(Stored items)
========================================

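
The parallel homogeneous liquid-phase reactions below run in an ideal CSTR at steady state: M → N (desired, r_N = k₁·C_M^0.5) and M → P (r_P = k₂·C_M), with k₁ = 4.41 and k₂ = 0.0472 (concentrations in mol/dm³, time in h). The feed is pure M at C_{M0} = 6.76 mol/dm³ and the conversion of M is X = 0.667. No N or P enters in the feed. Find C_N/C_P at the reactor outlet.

62.3

Exit C_M = C_{M0}(1−X) = 6.76×0.333 = 2.251 mol/dm³.
In a CSTR the entire volume is at exit conditions, so r_N = 4.41×2.251^0.5 = 6.617 and r_P = 0.0472×2.251 = 0.1063.
Overall selectivity = C_N/C_P = r_Nτ/(r_Pτ) = r_N/r_P = 62.3.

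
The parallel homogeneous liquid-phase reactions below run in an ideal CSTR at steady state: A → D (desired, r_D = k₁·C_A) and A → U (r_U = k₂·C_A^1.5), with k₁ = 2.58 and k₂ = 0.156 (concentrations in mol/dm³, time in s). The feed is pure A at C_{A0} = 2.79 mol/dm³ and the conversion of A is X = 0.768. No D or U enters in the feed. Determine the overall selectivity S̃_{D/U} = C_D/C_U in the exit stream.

Exit C_A = C_{A0}(1−X) = 2.79×0.232 = 0.6473 mol/dm³.
In a CSTR the entire volume is at exit conditions, so r_D = 2.58×0.6473 = 1.670 and r_U = 0.156×0.6473^1.5 = 0.08124.
Overall selectivity = C_D/C_U = r_Dτ/(r_Uτ) = r_D/r_U = 20.6.

20.6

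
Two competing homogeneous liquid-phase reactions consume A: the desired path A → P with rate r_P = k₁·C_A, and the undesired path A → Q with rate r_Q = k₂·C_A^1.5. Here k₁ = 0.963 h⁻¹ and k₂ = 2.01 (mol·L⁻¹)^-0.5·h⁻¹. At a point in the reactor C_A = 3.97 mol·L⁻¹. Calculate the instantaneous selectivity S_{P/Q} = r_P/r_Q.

S_{P/Q} = r_P/r_Q = (k₁·C_A)/(k₂·C_A^1.5) = (k₁/k₂)·C_A^-0.5.
= (0.963×3.970) / (2.01×3.970^1.5) = 3.823/15.90 = 0.240.
The undesired path is higher order in A, so low C_A (CSTR or dilute feed) favours P.

0.240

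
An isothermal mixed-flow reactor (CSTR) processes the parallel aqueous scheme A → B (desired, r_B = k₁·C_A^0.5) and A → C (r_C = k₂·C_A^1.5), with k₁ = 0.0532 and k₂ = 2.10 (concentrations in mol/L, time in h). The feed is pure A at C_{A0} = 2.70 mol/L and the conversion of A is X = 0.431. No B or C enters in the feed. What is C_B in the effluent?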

========================================

(WHAT IS BEING ASKED)
Set down the entries above once more, verbatim.

(RESPONSE)
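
The parallel homogeneous liquid-phase reactions below run in an ideal CSTR at steady state: M → N (desired, r_N = k₁·C_M^0.5) and M → P (r_P = k₂·C_M), with k₁ = 4.41 and k₂ = 0.0472 (concentrations in mol/dm³, time in h). The feed is pure M at C_{M0} = 6.76 mol/dm³ and the conversion of M is X = 0.667. No N or P enters in the feed. Find C_N/C_P at the reactor outlet.

62.3

Exit C_M = C_{M0}(1−X) = 6.76×0.333 = 2.251 mol/dm³.
In a CSTR the entire volume is at exit conditions, so r_N = 4.41×2.251^0.5 = 6.617 and r_P = 0.0472×2.251 = 0.1063.
Overall selectivity = C_N/C_P = r_Nτ/(r_Pτ) = r_N/r_P = 62.3.

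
The parallel homogeneous liquid-phase reactions below run in an ideal CSTR at steady state: A → D (desired, r_D = k₁·C_A) and A → U (r_U = k₂·C_A^1.5), with k₁ = 2.58 and k₂ = 0.156 (concentrations in mol/dm³, time in s). The feed is pure A at C_{A0} = 2.79 mol/dm³ and the conversion of A is X = 0.768. No D or U enters in the feed. Determine the overall selectivity S̃_{D/U} = C_D/C_U in the exit stream.

Exit C_A = C_{A0}(1−X) = 2.79×0.232 = 0.6473 mol/dm³.
In a CSTR the entire volume is at exit conditions, so r_D = 2.58×0.6473 = 1.670 and r_U = 0.156×0.6473^1.5 = 0.08124.
Overall selectivity = C_D/C_U = r_Dτ/(r_Uτ) = r_D/r_U = 20.6.

20.6

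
Two competing homogeneous liquid-phase reactions consume A: the desired path A → P with rate r_P = k₁·C_A, and the undesired path A → Q with rate r_Q = k₂·C_A^1.5. Here k₁ = 0.963 h⁻¹ and k₂ = 2.01 (mol·L⁻¹)^-0.5·h⁻¹. At a point in the reactor C_A = 3.97 mol·L⁻¹. Calculate the instantaneous selectivity S_{P/Q} = r_P/r_Q.

S_{P/Q} = r_P/r_Q = (k₁·C_A)/(k₂·C_A^1.5) = (k₁/k₂)·C_A^-0.5.
= (0.963×3.970) / (2.01×3.970^1.5) = 3.823/15.90 = 0.240.
The undesired path is higher order in A, so low C_A (CSTR or dilute feed) favours P.

0.240

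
An isothermal mixed-flow reactor (CSTR) processes the parallel aqueous scheme A → B (desired, r_B = k₁·C_A^0.5) and A → C (r_C = k₂·C_A^1.5), with k₁ = 0.0532 and k₂ = 2.10 (concentrations in mol/L, time in h). The feed is pure A at C_{A0} = 2.70 mol/L and the conversion of A is X = 0.431. No B or C enters in the feed. What is C_B in the effluent?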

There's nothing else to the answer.